## Records shown
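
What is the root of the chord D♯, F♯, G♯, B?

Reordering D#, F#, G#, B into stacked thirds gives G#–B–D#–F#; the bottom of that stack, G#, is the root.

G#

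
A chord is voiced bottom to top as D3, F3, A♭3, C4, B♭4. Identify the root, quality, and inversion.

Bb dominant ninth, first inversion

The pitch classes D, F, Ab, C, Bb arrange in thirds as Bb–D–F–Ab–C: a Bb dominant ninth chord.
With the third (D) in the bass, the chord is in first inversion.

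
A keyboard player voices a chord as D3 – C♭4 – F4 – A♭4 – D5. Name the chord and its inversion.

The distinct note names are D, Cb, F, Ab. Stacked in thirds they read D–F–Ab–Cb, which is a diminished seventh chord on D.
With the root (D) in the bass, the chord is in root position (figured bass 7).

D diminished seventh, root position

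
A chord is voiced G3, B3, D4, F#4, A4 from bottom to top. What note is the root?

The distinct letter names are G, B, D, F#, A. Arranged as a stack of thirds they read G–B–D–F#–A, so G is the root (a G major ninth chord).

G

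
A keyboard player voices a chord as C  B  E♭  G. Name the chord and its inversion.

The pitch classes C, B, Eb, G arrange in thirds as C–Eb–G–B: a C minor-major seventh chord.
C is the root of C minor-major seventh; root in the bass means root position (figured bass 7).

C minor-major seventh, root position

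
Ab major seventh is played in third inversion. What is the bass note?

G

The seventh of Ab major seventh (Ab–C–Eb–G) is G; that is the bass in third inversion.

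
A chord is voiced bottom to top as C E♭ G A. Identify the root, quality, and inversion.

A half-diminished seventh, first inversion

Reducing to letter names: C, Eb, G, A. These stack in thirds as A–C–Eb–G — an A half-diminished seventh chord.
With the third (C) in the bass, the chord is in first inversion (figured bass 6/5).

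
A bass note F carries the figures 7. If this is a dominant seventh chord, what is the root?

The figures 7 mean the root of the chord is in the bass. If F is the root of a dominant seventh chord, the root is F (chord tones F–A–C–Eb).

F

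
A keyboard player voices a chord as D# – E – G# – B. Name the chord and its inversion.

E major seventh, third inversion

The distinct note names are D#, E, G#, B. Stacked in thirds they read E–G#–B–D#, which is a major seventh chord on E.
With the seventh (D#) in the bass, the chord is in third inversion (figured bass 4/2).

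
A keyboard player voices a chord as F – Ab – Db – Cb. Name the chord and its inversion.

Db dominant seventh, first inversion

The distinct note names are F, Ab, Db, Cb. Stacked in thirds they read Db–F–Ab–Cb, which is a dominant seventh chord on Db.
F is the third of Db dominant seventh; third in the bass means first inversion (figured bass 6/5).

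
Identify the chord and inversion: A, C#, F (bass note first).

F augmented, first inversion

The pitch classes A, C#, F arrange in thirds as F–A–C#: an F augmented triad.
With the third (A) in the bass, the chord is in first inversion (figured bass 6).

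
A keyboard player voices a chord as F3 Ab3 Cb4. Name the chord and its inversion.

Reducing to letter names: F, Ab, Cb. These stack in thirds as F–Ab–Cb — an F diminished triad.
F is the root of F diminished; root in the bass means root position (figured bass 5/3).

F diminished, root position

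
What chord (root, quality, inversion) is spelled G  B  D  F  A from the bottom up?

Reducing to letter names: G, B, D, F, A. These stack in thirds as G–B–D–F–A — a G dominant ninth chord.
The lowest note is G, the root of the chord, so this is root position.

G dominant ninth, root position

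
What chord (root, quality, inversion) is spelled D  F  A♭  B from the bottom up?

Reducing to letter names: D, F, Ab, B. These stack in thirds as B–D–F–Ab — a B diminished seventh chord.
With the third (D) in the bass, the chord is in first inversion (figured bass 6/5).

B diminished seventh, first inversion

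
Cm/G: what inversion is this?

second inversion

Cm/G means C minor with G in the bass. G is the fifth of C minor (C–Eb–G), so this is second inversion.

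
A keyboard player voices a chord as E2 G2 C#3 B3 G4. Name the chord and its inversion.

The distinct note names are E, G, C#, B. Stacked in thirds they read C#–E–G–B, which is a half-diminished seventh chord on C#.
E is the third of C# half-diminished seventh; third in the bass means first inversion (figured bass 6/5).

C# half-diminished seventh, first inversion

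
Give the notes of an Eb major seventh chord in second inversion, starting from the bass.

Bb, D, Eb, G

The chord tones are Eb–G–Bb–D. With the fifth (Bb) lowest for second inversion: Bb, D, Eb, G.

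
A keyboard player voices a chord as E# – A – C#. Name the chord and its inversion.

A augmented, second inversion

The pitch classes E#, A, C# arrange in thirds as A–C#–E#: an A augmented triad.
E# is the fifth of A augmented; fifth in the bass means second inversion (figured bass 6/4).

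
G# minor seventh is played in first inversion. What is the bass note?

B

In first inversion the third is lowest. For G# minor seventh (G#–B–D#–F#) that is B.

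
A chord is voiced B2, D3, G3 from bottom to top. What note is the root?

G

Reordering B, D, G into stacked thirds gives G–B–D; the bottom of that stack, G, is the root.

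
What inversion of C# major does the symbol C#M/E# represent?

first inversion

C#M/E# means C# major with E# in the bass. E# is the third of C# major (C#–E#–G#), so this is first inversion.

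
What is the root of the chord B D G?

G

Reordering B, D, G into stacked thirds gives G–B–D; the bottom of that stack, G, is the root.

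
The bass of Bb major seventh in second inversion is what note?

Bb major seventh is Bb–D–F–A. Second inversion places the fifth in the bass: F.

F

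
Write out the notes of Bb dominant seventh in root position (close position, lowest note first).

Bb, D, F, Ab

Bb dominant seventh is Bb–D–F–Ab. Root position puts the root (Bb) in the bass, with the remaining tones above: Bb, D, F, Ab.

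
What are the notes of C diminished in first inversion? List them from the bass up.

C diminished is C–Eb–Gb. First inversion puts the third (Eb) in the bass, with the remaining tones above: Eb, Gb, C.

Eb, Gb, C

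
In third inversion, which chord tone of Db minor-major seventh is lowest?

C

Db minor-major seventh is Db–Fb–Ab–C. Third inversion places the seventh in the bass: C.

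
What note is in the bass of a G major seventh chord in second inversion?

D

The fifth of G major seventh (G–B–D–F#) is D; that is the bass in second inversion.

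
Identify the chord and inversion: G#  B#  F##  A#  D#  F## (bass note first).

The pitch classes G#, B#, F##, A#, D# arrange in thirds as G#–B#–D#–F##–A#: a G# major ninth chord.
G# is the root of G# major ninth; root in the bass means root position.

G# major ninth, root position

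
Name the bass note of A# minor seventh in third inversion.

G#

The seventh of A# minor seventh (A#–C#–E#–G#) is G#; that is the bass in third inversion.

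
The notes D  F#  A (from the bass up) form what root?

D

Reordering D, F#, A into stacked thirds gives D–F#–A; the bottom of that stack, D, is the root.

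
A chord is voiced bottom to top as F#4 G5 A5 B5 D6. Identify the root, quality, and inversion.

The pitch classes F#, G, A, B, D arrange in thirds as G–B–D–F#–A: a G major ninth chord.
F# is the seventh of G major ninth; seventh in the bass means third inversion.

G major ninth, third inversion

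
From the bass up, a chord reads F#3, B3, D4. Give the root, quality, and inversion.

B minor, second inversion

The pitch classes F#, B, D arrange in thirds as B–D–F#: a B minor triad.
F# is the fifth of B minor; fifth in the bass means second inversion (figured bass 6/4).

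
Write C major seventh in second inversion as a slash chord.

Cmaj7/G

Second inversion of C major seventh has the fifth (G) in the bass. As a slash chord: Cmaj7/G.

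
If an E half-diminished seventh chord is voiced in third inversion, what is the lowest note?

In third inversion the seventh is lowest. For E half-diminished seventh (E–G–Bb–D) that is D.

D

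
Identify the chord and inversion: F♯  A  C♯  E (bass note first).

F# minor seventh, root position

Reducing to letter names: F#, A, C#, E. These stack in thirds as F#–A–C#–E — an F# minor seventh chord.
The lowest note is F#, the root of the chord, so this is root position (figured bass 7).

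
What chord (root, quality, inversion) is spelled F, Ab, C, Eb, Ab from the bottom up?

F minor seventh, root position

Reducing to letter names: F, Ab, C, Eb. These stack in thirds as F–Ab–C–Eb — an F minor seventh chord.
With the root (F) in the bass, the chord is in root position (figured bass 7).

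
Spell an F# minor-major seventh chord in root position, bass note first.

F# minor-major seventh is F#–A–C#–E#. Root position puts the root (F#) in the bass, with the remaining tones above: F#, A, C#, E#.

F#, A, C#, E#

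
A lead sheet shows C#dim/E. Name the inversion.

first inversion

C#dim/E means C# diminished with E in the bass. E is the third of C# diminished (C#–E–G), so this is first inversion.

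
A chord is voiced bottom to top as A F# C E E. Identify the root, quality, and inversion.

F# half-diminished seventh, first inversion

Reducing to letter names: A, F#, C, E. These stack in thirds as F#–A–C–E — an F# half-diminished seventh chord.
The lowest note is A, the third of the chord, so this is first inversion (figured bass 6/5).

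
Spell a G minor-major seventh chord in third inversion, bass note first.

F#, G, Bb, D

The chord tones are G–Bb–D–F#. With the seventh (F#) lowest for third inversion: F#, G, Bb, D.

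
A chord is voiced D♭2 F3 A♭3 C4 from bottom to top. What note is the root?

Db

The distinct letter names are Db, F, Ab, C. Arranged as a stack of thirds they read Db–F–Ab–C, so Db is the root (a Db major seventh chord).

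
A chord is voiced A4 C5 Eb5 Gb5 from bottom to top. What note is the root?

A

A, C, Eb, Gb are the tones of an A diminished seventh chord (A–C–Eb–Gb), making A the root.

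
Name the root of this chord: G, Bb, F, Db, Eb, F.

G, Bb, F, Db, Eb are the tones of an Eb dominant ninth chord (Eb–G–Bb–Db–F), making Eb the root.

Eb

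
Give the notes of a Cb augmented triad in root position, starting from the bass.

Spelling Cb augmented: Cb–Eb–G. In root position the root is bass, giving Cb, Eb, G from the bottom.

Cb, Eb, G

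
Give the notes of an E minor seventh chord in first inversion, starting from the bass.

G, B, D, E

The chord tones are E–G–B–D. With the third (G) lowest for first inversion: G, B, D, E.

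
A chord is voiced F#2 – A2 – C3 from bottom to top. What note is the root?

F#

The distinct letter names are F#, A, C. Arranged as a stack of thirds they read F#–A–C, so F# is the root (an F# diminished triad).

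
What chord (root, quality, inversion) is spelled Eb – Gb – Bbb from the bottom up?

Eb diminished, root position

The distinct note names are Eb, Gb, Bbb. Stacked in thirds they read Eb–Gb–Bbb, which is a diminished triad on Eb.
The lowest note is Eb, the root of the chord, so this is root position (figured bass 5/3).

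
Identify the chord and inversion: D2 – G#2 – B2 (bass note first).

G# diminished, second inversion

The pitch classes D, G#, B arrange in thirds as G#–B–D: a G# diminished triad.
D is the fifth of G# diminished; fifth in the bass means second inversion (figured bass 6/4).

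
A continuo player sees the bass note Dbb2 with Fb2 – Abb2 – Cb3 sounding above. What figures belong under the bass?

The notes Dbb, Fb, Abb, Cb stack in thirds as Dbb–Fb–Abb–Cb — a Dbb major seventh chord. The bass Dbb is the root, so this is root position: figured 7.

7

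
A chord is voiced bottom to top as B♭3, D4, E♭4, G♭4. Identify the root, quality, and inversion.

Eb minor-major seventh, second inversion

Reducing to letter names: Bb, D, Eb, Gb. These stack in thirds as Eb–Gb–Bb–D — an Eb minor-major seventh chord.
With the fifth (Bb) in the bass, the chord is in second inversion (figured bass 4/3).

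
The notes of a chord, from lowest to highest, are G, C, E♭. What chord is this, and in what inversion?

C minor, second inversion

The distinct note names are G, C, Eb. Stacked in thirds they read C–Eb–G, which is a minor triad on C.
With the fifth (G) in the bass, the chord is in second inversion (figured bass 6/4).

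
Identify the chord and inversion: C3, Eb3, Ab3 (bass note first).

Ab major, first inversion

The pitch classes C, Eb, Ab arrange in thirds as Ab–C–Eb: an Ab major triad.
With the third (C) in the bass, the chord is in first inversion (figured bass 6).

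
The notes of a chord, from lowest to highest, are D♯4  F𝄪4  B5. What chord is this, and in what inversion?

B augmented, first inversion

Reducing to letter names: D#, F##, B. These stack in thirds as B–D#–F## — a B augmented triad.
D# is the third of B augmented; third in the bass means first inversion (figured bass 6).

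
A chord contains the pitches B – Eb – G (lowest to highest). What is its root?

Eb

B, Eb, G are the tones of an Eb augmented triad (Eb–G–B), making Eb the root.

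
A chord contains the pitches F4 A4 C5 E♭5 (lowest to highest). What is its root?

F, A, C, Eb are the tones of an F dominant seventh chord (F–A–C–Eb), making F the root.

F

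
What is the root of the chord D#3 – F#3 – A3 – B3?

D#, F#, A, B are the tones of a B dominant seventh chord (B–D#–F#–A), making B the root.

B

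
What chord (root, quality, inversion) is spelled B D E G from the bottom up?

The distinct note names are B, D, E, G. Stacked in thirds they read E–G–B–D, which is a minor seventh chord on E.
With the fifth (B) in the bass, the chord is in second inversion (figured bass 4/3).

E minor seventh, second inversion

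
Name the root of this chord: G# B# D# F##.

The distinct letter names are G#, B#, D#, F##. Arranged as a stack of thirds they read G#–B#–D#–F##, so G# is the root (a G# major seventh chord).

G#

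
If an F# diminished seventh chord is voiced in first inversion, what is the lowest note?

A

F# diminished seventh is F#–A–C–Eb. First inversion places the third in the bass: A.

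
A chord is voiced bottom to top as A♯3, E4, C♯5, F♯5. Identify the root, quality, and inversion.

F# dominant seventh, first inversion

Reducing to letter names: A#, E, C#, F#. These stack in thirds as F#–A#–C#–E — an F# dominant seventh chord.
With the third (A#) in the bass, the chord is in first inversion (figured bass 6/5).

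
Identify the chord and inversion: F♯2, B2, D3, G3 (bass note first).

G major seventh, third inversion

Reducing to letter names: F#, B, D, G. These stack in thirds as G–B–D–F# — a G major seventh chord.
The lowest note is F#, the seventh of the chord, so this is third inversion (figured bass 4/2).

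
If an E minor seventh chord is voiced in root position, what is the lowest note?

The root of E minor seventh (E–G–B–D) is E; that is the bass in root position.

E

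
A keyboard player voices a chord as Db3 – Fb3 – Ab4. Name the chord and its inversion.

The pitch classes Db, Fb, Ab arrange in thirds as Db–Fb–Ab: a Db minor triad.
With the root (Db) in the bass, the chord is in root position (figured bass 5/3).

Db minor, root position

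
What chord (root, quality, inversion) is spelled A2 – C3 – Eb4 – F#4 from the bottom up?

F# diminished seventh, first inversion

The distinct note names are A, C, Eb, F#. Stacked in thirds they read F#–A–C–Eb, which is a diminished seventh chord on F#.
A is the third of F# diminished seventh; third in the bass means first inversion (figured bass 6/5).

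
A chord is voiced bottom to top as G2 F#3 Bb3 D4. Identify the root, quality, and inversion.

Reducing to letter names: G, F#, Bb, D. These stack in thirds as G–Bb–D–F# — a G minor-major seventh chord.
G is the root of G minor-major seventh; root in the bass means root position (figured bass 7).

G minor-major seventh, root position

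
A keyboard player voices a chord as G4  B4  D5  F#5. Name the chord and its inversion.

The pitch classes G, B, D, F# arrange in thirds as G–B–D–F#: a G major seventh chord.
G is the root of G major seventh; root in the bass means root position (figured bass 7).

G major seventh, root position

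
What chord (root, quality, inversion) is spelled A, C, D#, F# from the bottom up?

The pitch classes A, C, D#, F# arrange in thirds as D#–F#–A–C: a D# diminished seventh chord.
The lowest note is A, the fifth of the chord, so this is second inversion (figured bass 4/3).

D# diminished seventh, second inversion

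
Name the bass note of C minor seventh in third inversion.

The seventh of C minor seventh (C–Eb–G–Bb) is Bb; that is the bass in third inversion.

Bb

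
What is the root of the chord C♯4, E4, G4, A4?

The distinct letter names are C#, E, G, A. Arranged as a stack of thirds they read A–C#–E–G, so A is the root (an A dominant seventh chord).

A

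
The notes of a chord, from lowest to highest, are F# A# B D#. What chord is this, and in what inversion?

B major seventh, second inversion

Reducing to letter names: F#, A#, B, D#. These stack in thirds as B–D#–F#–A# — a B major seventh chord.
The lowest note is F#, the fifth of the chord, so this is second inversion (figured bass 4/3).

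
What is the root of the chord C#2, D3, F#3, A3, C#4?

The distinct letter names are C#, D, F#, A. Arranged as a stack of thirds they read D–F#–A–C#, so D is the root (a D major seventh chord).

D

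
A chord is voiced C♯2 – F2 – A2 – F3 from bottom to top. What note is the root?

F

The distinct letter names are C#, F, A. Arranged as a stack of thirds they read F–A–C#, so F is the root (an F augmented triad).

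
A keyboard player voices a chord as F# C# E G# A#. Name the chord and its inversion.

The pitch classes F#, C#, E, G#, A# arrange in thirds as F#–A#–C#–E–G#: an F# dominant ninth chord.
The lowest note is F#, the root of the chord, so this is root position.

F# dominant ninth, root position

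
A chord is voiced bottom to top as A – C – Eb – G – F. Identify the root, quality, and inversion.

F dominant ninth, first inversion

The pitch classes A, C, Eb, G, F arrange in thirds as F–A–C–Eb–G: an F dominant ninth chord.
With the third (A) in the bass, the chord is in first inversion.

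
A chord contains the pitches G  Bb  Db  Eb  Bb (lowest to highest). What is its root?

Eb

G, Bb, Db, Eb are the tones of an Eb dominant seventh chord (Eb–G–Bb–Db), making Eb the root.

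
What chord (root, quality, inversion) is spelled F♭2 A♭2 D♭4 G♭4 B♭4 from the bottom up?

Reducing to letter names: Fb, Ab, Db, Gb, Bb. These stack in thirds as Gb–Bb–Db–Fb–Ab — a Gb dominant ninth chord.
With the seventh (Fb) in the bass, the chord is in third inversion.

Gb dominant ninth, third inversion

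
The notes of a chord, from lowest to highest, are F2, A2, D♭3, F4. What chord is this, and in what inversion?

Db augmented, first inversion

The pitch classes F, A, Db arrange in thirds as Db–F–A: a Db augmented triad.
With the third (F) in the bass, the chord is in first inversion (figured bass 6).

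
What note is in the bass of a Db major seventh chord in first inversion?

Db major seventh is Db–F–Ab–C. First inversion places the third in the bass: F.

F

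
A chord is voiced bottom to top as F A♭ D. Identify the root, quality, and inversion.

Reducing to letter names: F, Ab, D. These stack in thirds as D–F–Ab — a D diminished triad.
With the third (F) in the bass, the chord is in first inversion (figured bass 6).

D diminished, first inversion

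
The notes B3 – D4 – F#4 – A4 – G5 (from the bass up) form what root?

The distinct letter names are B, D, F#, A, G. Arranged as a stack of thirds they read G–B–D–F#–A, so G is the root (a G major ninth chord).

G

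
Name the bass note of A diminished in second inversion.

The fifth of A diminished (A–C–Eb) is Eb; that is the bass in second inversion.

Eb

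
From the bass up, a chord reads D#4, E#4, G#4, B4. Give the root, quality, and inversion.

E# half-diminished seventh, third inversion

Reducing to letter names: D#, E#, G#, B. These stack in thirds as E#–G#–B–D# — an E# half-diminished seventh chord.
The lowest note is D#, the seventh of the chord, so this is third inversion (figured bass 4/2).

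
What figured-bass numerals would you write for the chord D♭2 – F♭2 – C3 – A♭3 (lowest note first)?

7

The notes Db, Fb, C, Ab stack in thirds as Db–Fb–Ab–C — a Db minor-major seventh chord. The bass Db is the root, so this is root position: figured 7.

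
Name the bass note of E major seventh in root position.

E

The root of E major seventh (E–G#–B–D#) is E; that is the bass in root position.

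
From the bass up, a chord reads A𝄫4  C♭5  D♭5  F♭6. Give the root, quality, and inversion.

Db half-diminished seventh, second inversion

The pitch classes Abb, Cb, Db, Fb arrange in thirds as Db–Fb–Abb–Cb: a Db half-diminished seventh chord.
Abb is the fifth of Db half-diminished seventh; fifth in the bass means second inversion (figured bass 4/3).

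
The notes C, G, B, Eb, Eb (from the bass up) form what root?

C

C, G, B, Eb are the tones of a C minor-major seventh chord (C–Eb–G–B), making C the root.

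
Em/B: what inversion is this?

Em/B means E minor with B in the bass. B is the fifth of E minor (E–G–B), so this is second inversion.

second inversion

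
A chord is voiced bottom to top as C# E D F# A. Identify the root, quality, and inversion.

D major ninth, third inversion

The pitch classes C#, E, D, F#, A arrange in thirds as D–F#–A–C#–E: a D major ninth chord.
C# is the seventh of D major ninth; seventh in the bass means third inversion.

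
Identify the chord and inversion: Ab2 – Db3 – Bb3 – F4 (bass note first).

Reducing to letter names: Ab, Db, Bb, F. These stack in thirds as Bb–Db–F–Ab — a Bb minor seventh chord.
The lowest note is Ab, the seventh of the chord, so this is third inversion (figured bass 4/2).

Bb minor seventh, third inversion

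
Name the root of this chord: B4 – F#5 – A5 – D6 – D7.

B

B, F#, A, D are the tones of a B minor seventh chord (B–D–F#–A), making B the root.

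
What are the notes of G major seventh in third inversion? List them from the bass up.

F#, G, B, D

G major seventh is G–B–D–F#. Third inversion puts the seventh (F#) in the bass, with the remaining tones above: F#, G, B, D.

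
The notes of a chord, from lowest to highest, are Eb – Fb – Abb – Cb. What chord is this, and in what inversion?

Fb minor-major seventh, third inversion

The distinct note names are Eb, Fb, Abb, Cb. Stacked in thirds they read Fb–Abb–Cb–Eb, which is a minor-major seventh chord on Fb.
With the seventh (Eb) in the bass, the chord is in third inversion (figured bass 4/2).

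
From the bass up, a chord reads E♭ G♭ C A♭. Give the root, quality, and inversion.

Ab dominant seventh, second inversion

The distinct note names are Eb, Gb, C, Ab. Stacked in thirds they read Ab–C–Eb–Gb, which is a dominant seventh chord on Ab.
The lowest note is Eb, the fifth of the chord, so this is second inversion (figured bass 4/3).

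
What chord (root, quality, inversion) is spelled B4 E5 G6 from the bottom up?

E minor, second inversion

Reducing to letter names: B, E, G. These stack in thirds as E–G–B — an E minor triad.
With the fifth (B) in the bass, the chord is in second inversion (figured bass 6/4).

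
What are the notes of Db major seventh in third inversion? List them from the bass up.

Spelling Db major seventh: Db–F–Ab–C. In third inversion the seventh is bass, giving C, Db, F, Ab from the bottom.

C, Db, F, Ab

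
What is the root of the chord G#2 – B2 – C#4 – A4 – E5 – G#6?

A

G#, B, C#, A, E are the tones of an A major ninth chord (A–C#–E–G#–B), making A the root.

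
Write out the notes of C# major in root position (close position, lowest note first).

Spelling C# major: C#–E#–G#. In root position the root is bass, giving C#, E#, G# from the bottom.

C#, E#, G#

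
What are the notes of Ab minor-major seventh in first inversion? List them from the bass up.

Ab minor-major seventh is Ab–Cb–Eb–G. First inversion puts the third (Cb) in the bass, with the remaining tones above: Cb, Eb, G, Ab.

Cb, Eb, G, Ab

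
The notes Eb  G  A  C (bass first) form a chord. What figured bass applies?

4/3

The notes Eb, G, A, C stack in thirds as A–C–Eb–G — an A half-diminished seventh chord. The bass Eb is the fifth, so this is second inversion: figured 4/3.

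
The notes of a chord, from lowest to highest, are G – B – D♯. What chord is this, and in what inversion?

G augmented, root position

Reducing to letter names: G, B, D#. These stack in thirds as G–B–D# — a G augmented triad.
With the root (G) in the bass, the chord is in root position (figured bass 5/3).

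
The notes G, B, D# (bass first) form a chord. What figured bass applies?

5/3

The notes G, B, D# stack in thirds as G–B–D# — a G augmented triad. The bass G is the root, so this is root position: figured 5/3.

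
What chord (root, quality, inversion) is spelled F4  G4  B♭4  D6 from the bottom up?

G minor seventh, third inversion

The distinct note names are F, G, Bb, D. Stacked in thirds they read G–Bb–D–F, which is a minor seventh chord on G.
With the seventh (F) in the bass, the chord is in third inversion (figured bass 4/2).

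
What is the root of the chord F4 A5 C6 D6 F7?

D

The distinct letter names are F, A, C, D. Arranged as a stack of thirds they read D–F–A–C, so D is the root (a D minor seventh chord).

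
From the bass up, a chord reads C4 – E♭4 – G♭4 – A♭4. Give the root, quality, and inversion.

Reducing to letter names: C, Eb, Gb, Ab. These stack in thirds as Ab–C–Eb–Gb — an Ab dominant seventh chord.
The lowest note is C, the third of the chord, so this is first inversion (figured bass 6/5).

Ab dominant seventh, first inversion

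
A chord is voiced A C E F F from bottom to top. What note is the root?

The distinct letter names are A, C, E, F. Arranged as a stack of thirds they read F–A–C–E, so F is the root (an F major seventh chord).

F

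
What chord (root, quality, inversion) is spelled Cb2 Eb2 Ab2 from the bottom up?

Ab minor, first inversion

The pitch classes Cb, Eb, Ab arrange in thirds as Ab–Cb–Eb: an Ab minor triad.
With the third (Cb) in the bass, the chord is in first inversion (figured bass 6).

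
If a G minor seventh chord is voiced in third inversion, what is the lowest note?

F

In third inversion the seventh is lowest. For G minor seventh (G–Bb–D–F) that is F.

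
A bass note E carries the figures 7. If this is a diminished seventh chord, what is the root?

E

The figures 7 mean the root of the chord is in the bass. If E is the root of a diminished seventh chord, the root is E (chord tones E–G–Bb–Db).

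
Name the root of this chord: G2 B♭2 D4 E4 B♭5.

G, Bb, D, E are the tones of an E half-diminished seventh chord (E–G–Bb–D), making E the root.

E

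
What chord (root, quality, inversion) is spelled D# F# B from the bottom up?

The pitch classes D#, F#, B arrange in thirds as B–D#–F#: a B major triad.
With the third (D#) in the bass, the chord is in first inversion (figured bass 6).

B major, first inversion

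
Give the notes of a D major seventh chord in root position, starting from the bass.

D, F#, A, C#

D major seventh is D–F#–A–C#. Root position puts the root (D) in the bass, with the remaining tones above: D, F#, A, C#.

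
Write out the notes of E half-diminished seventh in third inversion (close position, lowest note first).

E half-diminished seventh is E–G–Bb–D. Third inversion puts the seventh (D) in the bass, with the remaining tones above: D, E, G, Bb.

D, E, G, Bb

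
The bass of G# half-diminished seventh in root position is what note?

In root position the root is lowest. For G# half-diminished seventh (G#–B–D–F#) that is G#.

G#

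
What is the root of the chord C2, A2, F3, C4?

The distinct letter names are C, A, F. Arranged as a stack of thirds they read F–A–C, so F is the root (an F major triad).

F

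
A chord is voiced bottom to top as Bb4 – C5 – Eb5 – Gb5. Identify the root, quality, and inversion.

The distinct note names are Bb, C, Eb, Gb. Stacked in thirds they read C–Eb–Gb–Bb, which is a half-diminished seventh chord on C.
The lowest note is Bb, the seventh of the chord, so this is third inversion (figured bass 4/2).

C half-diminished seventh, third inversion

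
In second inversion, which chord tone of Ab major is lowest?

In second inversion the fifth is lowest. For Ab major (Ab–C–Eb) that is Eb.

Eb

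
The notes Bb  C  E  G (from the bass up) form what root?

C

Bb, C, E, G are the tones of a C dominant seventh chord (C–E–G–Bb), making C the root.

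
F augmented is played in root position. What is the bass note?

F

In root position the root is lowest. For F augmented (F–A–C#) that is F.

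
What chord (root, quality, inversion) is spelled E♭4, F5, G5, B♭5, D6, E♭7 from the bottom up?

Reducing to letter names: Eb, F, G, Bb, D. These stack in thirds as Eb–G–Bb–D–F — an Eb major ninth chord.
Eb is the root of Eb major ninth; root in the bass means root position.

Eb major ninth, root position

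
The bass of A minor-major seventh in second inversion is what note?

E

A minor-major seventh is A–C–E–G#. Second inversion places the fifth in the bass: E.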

## Assignment
Starting at the line that contains "The bass of A minor-major" and ending at the last line of the data, repeat each line exactly; include nothing else.

## Answer to the exercise
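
The bass of A minor-major seventh in second inversion is what note?

E

A minor-major seventh is A–C–E–G#. Second inversion places the fifth in the bass: E.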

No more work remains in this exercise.